Task objective = Transcribe all the data, leaving each word as it is.

*** Records supplied Section Begins ***

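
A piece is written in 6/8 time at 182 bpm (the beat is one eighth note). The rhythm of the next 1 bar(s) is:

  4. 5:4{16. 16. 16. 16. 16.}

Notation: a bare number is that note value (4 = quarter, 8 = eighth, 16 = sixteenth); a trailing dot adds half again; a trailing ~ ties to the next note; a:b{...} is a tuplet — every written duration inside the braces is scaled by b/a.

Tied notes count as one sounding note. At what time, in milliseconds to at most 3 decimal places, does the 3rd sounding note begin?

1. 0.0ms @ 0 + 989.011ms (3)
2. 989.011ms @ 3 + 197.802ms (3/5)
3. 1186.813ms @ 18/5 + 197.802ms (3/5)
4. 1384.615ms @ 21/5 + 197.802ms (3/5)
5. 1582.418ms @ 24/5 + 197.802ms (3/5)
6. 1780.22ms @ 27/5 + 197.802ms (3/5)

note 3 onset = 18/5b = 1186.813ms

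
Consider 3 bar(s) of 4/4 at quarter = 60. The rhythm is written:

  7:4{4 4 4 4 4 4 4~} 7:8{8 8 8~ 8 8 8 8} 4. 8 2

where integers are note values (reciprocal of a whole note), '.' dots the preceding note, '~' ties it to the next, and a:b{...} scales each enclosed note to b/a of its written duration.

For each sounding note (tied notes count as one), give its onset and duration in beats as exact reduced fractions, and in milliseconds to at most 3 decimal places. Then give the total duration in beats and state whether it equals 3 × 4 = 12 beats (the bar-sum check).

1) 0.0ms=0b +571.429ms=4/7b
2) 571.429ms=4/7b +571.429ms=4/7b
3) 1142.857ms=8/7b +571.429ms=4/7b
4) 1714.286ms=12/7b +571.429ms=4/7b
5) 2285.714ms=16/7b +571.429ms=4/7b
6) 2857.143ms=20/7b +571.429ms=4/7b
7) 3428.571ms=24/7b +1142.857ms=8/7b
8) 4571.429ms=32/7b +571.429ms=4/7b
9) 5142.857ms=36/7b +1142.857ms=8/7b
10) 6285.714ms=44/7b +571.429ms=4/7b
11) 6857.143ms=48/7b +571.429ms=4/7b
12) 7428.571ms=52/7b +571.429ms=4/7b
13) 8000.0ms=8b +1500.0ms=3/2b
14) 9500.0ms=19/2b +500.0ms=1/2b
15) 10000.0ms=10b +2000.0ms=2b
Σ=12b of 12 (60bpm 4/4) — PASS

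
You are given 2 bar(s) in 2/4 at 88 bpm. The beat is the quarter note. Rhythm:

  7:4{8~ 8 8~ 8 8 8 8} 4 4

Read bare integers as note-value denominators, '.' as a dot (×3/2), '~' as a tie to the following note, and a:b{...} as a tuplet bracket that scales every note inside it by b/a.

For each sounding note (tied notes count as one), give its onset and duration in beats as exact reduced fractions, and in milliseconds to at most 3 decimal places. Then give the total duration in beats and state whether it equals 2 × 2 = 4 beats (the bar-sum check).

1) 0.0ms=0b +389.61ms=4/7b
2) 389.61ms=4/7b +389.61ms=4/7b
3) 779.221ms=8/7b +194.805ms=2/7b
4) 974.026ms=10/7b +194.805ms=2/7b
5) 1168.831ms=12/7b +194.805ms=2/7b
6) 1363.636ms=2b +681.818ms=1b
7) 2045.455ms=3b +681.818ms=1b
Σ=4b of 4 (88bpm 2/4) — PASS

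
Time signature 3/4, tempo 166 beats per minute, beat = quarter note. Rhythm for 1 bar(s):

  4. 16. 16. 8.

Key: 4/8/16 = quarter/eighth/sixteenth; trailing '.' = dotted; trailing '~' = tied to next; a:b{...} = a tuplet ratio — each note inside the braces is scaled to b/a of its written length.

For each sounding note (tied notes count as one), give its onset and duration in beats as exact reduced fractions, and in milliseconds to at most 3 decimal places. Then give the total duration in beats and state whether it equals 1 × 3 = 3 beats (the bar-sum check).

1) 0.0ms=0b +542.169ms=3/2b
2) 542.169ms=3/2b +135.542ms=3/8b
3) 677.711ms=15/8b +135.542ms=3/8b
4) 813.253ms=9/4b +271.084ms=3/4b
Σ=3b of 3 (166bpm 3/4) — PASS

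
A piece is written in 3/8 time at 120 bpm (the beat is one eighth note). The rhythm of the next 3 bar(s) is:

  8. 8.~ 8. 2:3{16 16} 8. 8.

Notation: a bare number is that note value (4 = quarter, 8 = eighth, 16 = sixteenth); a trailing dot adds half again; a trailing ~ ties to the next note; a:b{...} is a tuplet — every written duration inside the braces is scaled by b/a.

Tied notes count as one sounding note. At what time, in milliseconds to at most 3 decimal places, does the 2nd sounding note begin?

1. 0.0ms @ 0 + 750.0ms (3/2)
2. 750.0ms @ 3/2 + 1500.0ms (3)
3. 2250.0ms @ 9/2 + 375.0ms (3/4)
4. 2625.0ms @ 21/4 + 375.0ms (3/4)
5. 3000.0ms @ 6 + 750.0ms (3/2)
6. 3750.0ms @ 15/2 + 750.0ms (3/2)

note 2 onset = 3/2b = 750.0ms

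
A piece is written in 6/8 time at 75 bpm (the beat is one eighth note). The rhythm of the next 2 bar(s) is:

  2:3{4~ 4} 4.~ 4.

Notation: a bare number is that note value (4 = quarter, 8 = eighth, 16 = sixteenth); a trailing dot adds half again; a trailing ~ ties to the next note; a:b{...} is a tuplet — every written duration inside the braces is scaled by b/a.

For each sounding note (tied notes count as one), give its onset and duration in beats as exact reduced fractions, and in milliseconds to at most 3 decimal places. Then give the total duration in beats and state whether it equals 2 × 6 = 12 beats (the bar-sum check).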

*** Records supplied Section Ends ***

Result for this task =
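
A piece is written in 6/8 time at 182 bpm (the beat is one eighth note). The rhythm of the next 1 bar(s) is:

  4. 5:4{16. 16. 16. 16. 16.}

Notation: a bare number is that note value (4 = quarter, 8 = eighth, 16 = sixteenth); a trailing dot adds half again; a trailing ~ ties to the next note; a:b{...} is a tuplet — every written duration inside the braces is scaled by b/a.

Tied notes count as one sounding note. At what time, in milliseconds to at most 3 decimal places, does the 3rd sounding note begin?

1. 0.0ms @ 0 + 989.011ms (3)
2. 989.011ms @ 3 + 197.802ms (3/5)
3. 1186.813ms @ 18/5 + 197.802ms (3/5)
4. 1384.615ms @ 21/5 + 197.802ms (3/5)
5. 1582.418ms @ 24/5 + 197.802ms (3/5)
6. 1780.22ms @ 27/5 + 197.802ms (3/5)

note 3 onset = 18/5b = 1186.813ms

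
Consider 3 bar(s) of 4/4 at quarter = 60. The rhythm is written:

  7:4{4 4 4 4 4 4 4~} 7:8{8 8 8~ 8 8 8 8} 4. 8 2

where integers are note values (reciprocal of a whole note), '.' dots the preceding note, '~' ties it to the next, and a:b{...} scales each enclosed note to b/a of its written duration.

For each sounding note (tied notes count as one), give its onset and duration in beats as exact reduced fractions, and in milliseconds to at most 3 decimal places. Then give the total duration in beats and state whether it equals 3 × 4 = 12 beats (the bar-sum check).

1) 0.0ms=0b +571.429ms=4/7b
2) 571.429ms=4/7b +571.429ms=4/7b
3) 1142.857ms=8/7b +571.429ms=4/7b
4) 1714.286ms=12/7b +571.429ms=4/7b
5) 2285.714ms=16/7b +571.429ms=4/7b
6) 2857.143ms=20/7b +571.429ms=4/7b
7) 3428.571ms=24/7b +1142.857ms=8/7b
8) 4571.429ms=32/7b +571.429ms=4/7b
9) 5142.857ms=36/7b +1142.857ms=8/7b
10) 6285.714ms=44/7b +571.429ms=4/7b
11) 6857.143ms=48/7b +571.429ms=4/7b
12) 7428.571ms=52/7b +571.429ms=4/7b
13) 8000.0ms=8b +1500.0ms=3/2b
14) 9500.0ms=19/2b +500.0ms=1/2b
15) 10000.0ms=10b +2000.0ms=2b
Σ=12b of 12 (60bpm 4/4) — PASS

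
You are given 2 bar(s) in 2/4 at 88 bpm. The beat is the quarter note. Rhythm:

  7:4{8~ 8 8~ 8 8 8 8} 4 4

Read bare integers as note-value denominators, '.' as a dot (×3/2), '~' as a tie to the following note, and a:b{...} as a tuplet bracket that scales every note inside it by b/a.

For each sounding note (tied notes count as one), give its onset and duration in beats as exact reduced fractions, and in milliseconds to at most 3 decimal places. Then give the total duration in beats and state whether it equals 2 × 2 = 4 beats (the bar-sum check).

1) 0.0ms=0b +389.61ms=4/7b
2) 389.61ms=4/7b +389.61ms=4/7b
3) 779.221ms=8/7b +194.805ms=2/7b
4) 974.026ms=10/7b +194.805ms=2/7b
5) 1168.831ms=12/7b +194.805ms=2/7b
6) 1363.636ms=2b +681.818ms=1b
7) 2045.455ms=3b +681.818ms=1b
Σ=4b of 4 (88bpm 2/4) — PASS

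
Time signature 3/4, tempo 166 beats per minute, beat = quarter note. Rhythm for 1 bar(s):

  4. 16. 16. 8.

Key: 4/8/16 = quarter/eighth/sixteenth; trailing '.' = dotted; trailing '~' = tied to next; a:b{...} = a tuplet ratio — each note inside the braces is scaled to b/a of its written length.

For each sounding note (tied notes count as one), give its onset and duration in beats as exact reduced fractions, and in milliseconds to at most 3 decimal places. Then give the total duration in beats and state whether it equals 1 × 3 = 3 beats (the bar-sum check).

1) 0.0ms=0b +542.169ms=3/2b
2) 542.169ms=3/2b +135.542ms=3/8b
3) 677.711ms=15/8b +135.542ms=3/8b
4) 813.253ms=9/4b +271.084ms=3/4b
Σ=3b of 3 (166bpm 3/4) — PASS

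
A piece is written in 3/8 time at 120 bpm (the beat is one eighth note). The rhythm of the next 3 bar(s) is:

  8. 8.~ 8. 2:3{16 16} 8. 8.

Notation: a bare number is that note value (4 = quarter, 8 = eighth, 16 = sixteenth); a trailing dot adds half again; a trailing ~ ties to the next note; a:b{...} is a tuplet — every written duration inside the braces is scaled by b/a.

Tied notes count as one sounding note. At what time, in milliseconds to at most 3 decimal places, does the 2nd sounding note begin?

1. 0.0ms @ 0 + 750.0ms (3/2)
2. 750.0ms @ 3/2 + 1500.0ms (3)
3. 2250.0ms @ 9/2 + 375.0ms (3/4)
4. 2625.0ms @ 21/4 + 375.0ms (3/4)
5. 3000.0ms @ 6 + 750.0ms (3/2)
6. 3750.0ms @ 15/2 + 750.0ms (3/2)

note 2 onset = 3/2b = 750.0ms

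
A piece is written in 6/8 time at 75 bpm (the beat is one eighth note). The rhythm of the next 2 bar(s) is:

  2:3{4~ 4} 4.~ 4.

Notation: a bare number is that note value (4 = quarter, 8 = eighth, 16 = sixteenth); a trailing dot adds half again; a trailing ~ ties to the next note; a:b{...} is a tuplet — every written duration inside the braces is scaled by b/a.

For each sounding note (tied notes count as one), give its onset and duration in beats as exact reduced fractions, and in milliseconds to at most 3 decimal places. Then give the total duration in beats and state whether it equals 2 × 6 = 12 beats (the bar-sum check).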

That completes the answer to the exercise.